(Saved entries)
=== Begin Enclosure ===
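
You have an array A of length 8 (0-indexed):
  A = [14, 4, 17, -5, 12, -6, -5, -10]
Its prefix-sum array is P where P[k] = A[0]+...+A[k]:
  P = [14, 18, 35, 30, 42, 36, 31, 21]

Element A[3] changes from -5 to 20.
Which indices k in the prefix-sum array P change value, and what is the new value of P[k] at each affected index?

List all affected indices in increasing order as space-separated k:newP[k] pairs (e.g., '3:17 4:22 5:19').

Answer: 3:55 4:67 5:61 6:56 7:46

Derivation:
P[k] = A[0] + ... + A[k]
P[k] includes A[3] iff k >= 3
Affected indices: 3, 4, ..., 7; delta = 25
  P[3]: 30 + 25 = 55
  P[4]: 42 + 25 = 67
  P[5]: 36 + 25 = 61
  P[6]: 31 + 25 = 56
  P[7]: 21 + 25 = 46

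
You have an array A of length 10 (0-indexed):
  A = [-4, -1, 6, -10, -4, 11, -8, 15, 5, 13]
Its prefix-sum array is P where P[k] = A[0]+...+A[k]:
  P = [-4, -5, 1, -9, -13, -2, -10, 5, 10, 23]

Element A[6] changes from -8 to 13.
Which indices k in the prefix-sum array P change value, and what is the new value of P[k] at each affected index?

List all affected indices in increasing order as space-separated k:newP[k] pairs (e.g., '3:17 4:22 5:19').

P[k] = A[0] + ... + A[k]
P[k] includes A[6] iff k >= 6
Affected indices: 6, 7, ..., 9; delta = 21
  P[6]: -10 + 21 = 11
  P[7]: 5 + 21 = 26
  P[8]: 10 + 21 = 31
  P[9]: 23 + 21 = 44

Answer: 6:11 7:26 8:31 9:44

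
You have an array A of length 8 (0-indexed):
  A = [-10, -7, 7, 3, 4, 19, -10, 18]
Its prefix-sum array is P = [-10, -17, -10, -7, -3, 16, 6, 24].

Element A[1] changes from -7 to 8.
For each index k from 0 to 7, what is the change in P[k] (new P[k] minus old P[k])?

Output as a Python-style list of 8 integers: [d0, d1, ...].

Element change: A[1] -7 -> 8, delta = 15
For k < 1: P[k] unchanged, delta_P[k] = 0
For k >= 1: P[k] shifts by exactly 15
Delta array: [0, 15, 15, 15, 15, 15, 15, 15]

Answer: [0, 15, 15, 15, 15, 15, 15, 15]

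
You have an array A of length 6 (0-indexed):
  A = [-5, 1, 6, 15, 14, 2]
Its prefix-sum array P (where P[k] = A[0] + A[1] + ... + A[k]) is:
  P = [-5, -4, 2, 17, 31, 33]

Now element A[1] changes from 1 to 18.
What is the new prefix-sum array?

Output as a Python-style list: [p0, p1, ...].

Change: A[1] 1 -> 18, delta = 17
P[k] for k < 1: unchanged (A[1] not included)
P[k] for k >= 1: shift by delta = 17
  P[0] = -5 + 0 = -5
  P[1] = -4 + 17 = 13
  P[2] = 2 + 17 = 19
  P[3] = 17 + 17 = 34
  P[4] = 31 + 17 = 48
  P[5] = 33 + 17 = 50

Answer: [-5, 13, 19, 34, 48, 50]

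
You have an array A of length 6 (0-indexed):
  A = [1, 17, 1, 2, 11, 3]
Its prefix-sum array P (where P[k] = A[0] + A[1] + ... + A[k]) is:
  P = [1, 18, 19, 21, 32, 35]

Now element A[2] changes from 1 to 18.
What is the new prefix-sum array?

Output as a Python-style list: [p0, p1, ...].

Change: A[2] 1 -> 18, delta = 17
P[k] for k < 2: unchanged (A[2] not included)
P[k] for k >= 2: shift by delta = 17
  P[0] = 1 + 0 = 1
  P[1] = 18 + 0 = 18
  P[2] = 19 + 17 = 36
  P[3] = 21 + 17 = 38
  P[4] = 32 + 17 = 49
  P[5] = 35 + 17 = 52

Answer: [1, 18, 36, 38, 49, 52]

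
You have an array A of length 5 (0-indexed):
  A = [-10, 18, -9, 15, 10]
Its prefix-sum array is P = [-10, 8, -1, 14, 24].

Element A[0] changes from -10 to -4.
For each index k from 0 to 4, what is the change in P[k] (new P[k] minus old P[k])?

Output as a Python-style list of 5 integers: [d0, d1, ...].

Answer: [6, 6, 6, 6, 6]

Derivation:
Element change: A[0] -10 -> -4, delta = 6
For k < 0: P[k] unchanged, delta_P[k] = 0
For k >= 0: P[k] shifts by exactly 6
Delta array: [6, 6, 6, 6, 6]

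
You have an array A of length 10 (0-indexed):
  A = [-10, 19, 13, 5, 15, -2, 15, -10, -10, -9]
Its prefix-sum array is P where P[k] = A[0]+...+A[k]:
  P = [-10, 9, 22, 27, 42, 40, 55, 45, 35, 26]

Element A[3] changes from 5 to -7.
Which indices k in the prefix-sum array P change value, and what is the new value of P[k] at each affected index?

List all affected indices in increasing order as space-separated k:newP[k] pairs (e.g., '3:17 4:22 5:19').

Answer: 3:15 4:30 5:28 6:43 7:33 8:23 9:14

Derivation:
P[k] = A[0] + ... + A[k]
P[k] includes A[3] iff k >= 3
Affected indices: 3, 4, ..., 9; delta = -12
  P[3]: 27 + -12 = 15
  P[4]: 42 + -12 = 30
  P[5]: 40 + -12 = 28
  P[6]: 55 + -12 = 43
  P[7]: 45 + -12 = 33
  P[8]: 35 + -12 = 23
  P[9]: 26 + -12 = 14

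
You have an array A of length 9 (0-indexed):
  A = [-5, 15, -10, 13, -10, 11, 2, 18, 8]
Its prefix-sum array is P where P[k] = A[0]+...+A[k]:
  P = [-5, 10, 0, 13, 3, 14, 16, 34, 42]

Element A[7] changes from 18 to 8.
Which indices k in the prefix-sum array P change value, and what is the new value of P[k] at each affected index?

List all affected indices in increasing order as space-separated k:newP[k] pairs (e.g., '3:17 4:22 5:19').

Answer: 7:24 8:32

Derivation:
P[k] = A[0] + ... + A[k]
P[k] includes A[7] iff k >= 7
Affected indices: 7, 8, ..., 8; delta = -10
  P[7]: 34 + -10 = 24
  P[8]: 42 + -10 = 32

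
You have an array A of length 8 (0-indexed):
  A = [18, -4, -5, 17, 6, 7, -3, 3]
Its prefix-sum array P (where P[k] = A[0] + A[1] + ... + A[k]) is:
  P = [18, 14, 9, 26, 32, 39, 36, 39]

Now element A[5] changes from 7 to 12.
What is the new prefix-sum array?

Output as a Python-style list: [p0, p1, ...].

Answer: [18, 14, 9, 26, 32, 44, 41, 44]

Derivation:
Change: A[5] 7 -> 12, delta = 5
P[k] for k < 5: unchanged (A[5] not included)
P[k] for k >= 5: shift by delta = 5
  P[0] = 18 + 0 = 18
  P[1] = 14 + 0 = 14
  P[2] = 9 + 0 = 9
  P[3] = 26 + 0 = 26
  P[4] = 32 + 0 = 32
  P[5] = 39 + 5 = 44
  P[6] = 36 + 5 = 41
  P[7] = 39 + 5 = 44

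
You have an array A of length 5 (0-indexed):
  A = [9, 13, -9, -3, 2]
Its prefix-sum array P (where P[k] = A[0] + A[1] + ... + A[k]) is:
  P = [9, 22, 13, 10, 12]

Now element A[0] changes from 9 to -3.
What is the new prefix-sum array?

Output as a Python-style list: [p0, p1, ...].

Change: A[0] 9 -> -3, delta = -12
P[k] for k < 0: unchanged (A[0] not included)
P[k] for k >= 0: shift by delta = -12
  P[0] = 9 + -12 = -3
  P[1] = 22 + -12 = 10
  P[2] = 13 + -12 = 1
  P[3] = 10 + -12 = -2
  P[4] = 12 + -12 = 0

Answer: [-3, 10, 1, -2, 0]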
=== End Enclosure ===
**Task directions:** Please write out the records above once more, exactly and completely.

**Task answer:**
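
You have an array A of length 8 (0-indexed):
  A = [14, 4, 17, -5, 12, -6, -5, -10]
Its prefix-sum array is P where P[k] = A[0]+...+A[k]:
  P = [14, 18, 35, 30, 42, 36, 31, 21]

Element A[3] changes from -5 to 20.
Which indices k in the prefix-sum array P change value, and what is the new value of P[k] at each affected index?

List all affected indices in increasing order as space-separated k:newP[k] pairs (e.g., '3:17 4:22 5:19').

Answer: 3:55 4:67 5:61 6:56 7:46

Derivation:
P[k] = A[0] + ... + A[k]
P[k] includes A[3] iff k >= 3
Affected indices: 3, 4, ..., 7; delta = 25
  P[3]: 30 + 25 = 55
  P[4]: 42 + 25 = 67
  P[5]: 36 + 25 = 61
  P[6]: 31 + 25 = 56
  P[7]: 21 + 25 = 46

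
You have an array A of length 10 (0-indexed):
  A = [-4, -1, 6, -10, -4, 11, -8, 15, 5, 13]
Its prefix-sum array is P where P[k] = A[0]+...+A[k]:
  P = [-4, -5, 1, -9, -13, -2, -10, 5, 10, 23]

Element A[6] changes from -8 to 13.
Which indices k in the prefix-sum array P change value, and what is the new value of P[k] at each affected index?

List all affected indices in increasing order as space-separated k:newP[k] pairs (e.g., '3:17 4:22 5:19').

P[k] = A[0] + ... + A[k]
P[k] includes A[6] iff k >= 6
Affected indices: 6, 7, ..., 9; delta = 21
  P[6]: -10 + 21 = 11
  P[7]: 5 + 21 = 26
  P[8]: 10 + 21 = 31
  P[9]: 23 + 21 = 44

Answer: 6:11 7:26 8:31 9:44

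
You have an array A of length 8 (0-indexed):
  A = [-10, -7, 7, 3, 4, 19, -10, 18]
Its prefix-sum array is P = [-10, -17, -10, -7, -3, 16, 6, 24].

Element A[1] changes from -7 to 8.
For each index k from 0 to 7, what is the change in P[k] (new P[k] minus old P[k])?

Output as a Python-style list of 8 integers: [d0, d1, ...].

Element change: A[1] -7 -> 8, delta = 15
For k < 1: P[k] unchanged, delta_P[k] = 0
For k >= 1: P[k] shifts by exactly 15
Delta array: [0, 15, 15, 15, 15, 15, 15, 15]

Answer: [0, 15, 15, 15, 15, 15, 15, 15]

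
You have an array A of length 6 (0-indexed):
  A = [-5, 1, 6, 15, 14, 2]
Its prefix-sum array P (where P[k] = A[0] + A[1] + ... + A[k]) is:
  P = [-5, -4, 2, 17, 31, 33]

Now element A[1] changes from 1 to 18.
What is the new prefix-sum array?

Output as a Python-style list: [p0, p1, ...].

Change: A[1] 1 -> 18, delta = 17
P[k] for k < 1: unchanged (A[1] not included)
P[k] for k >= 1: shift by delta = 17
  P[0] = -5 + 0 = -5
  P[1] = -4 + 17 = 13
  P[2] = 2 + 17 = 19
  P[3] = 17 + 17 = 34
  P[4] = 31 + 17 = 48
  P[5] = 33 + 17 = 50

Answer: [-5, 13, 19, 34, 48, 50]

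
You have an array A of length 6 (0-indexed):
  A = [1, 17, 1, 2, 11, 3]
Its prefix-sum array P (where P[k] = A[0] + A[1] + ... + A[k]) is:
  P = [1, 18, 19, 21, 32, 35]

Now element A[2] changes from 1 to 18.
What is the new prefix-sum array?

Output as a Python-style list: [p0, p1, ...].

Change: A[2] 1 -> 18, delta = 17
P[k] for k < 2: unchanged (A[2] not included)
P[k] for k >= 2: shift by delta = 17
  P[0] = 1 + 0 = 1
  P[1] = 18 + 0 = 18
  P[2] = 19 + 17 = 36
  P[3] = 21 + 17 = 38
  P[4] = 32 + 17 = 49
  P[5] = 35 + 17 = 52

Answer: [1, 18, 36, 38, 49, 52]

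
You have an array A of length 5 (0-indexed):
  A = [-10, 18, -9, 15, 10]
Its prefix-sum array is P = [-10, 8, -1, 14, 24].

Element A[0] changes from -10 to -4.
For each index k from 0 to 4, what is the change in P[k] (new P[k] minus old P[k])?

Output as a Python-style list of 5 integers: [d0, d1, ...].

Answer: [6, 6, 6, 6, 6]

Derivation:
Element change: A[0] -10 -> -4, delta = 6
For k < 0: P[k] unchanged, delta_P[k] = 0
For k >= 0: P[k] shifts by exactly 6
Delta array: [6, 6, 6, 6, 6]

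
You have an array A of length 10 (0-indexed):
  A = [-10, 19, 13, 5, 15, -2, 15, -10, -10, -9]
Its prefix-sum array is P where P[k] = A[0]+...+A[k]:
  P = [-10, 9, 22, 27, 42, 40, 55, 45, 35, 26]

Element A[3] changes from 5 to -7.
Which indices k in the prefix-sum array P change value, and what is the new value of P[k] at each affected index?

List all affected indices in increasing order as space-separated k:newP[k] pairs (e.g., '3:17 4:22 5:19').

Answer: 3:15 4:30 5:28 6:43 7:33 8:23 9:14

Derivation:
P[k] = A[0] + ... + A[k]
P[k] includes A[3] iff k >= 3
Affected indices: 3, 4, ..., 9; delta = -12
  P[3]: 27 + -12 = 15
  P[4]: 42 + -12 = 30
  P[5]: 40 + -12 = 28
  P[6]: 55 + -12 = 43
  P[7]: 45 + -12 = 33
  P[8]: 35 + -12 = 23
  P[9]: 26 + -12 = 14

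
You have an array A of length 9 (0-indexed):
  A = [-5, 15, -10, 13, -10, 11, 2, 18, 8]
Its prefix-sum array is P where P[k] = A[0]+...+A[k]:
  P = [-5, 10, 0, 13, 3, 14, 16, 34, 42]

Element A[7] changes from 18 to 8.
Which indices k in the prefix-sum array P change value, and what is the new value of P[k] at each affected index?

List all affected indices in increasing order as space-separated k:newP[k] pairs (e.g., '3:17 4:22 5:19').

Answer: 7:24 8:32

Derivation:
P[k] = A[0] + ... + A[k]
P[k] includes A[7] iff k >= 7
Affected indices: 7, 8, ..., 8; delta = -10
  P[7]: 34 + -10 = 24
  P[8]: 42 + -10 = 32

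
You have an array A of length 8 (0-indexed):
  A = [18, -4, -5, 17, 6, 7, -3, 3]
Its prefix-sum array P (where P[k] = A[0] + A[1] + ... + A[k]) is:
  P = [18, 14, 9, 26, 32, 39, 36, 39]

Now element A[5] changes from 7 to 12.
What is the new prefix-sum array?

Output as a Python-style list: [p0, p1, ...].

Answer: [18, 14, 9, 26, 32, 44, 41, 44]

Derivation:
Change: A[5] 7 -> 12, delta = 5
P[k] for k < 5: unchanged (A[5] not included)
P[k] for k >= 5: shift by delta = 5
  P[0] = 18 + 0 = 18
  P[1] = 14 + 0 = 14
  P[2] = 9 + 0 = 9
  P[3] = 26 + 0 = 26
  P[4] = 32 + 0 = 32
  P[5] = 39 + 5 = 44
  P[6] = 36 + 5 = 41
  P[7] = 39 + 5 = 44

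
You have an array A of length 5 (0-indexed):
  A = [9, 13, -9, -3, 2]
Its prefix-sum array P (where P[k] = A[0] + A[1] + ... + A[k]) is:
  P = [9, 22, 13, 10, 12]

Now element A[0] changes from 9 to -3.
What is the new prefix-sum array?

Output as a Python-style list: [p0, p1, ...].

Change: A[0] 9 -> -3, delta = -12
P[k] for k < 0: unchanged (A[0] not included)
P[k] for k >= 0: shift by delta = -12
  P[0] = 9 + -12 = -3
  P[1] = 22 + -12 = 10
  P[2] = 13 + -12 = 1
  P[3] = 10 + -12 = -2
  P[4] = 12 + -12 = 0

Answer: [-3, 10, 1, -2, 0]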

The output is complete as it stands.